• **Activity**
Using the entries below, copy out all lines where "feedback" is found.

'''

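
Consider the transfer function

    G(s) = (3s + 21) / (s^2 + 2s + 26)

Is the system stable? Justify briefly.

stable

The denominator s^2 + 2s + 26 factors as (s^2 + 2s + 26), giving poles at s = -1 ± 5j.
Since all poles lie strictly in the left half-plane, the system is stable.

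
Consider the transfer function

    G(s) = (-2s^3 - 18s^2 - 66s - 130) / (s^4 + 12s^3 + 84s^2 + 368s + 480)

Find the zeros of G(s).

Set the numerator to zero: -2s^3 - 18s^2 - 66s - 130 = 0, i.e. -2·(s^3 + 9s^2 + 33s + 65) = 0.
Factoring: (s + 5)(s^2 + 4s + 13) = 0.

s = -5, -2 + 3j, -2 - 3j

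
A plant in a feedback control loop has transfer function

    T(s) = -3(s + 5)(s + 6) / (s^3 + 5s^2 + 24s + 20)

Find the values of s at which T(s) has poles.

The poles are the roots of the denominator s^3 + 5s^2 + 24s + 20 = 0.
Trying s = -1: the polynomial evaluates to 0, so (s + 1) is a factor.
Dividing out leaves s^2 + 4s + 20 = 0.
The quadratic formula then gives s = -2 ± 4j.

s = -2 ± 4j, -1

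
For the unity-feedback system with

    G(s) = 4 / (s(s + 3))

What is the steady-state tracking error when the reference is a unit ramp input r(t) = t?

e_ss = 0.7500

G(s) has one pole at the origin.
This is a Type 1 system. Kv = lim_{s→0} s·G(s) = 4/3.
e_ss = 1/Kv = 1/(4/3) = 3/4 ≈ 0.7500.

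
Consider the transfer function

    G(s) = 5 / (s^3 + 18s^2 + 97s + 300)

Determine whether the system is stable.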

'''

• **Solved exercise**
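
A plant in a feedback control loop has transfer function
For the unity-feedback system with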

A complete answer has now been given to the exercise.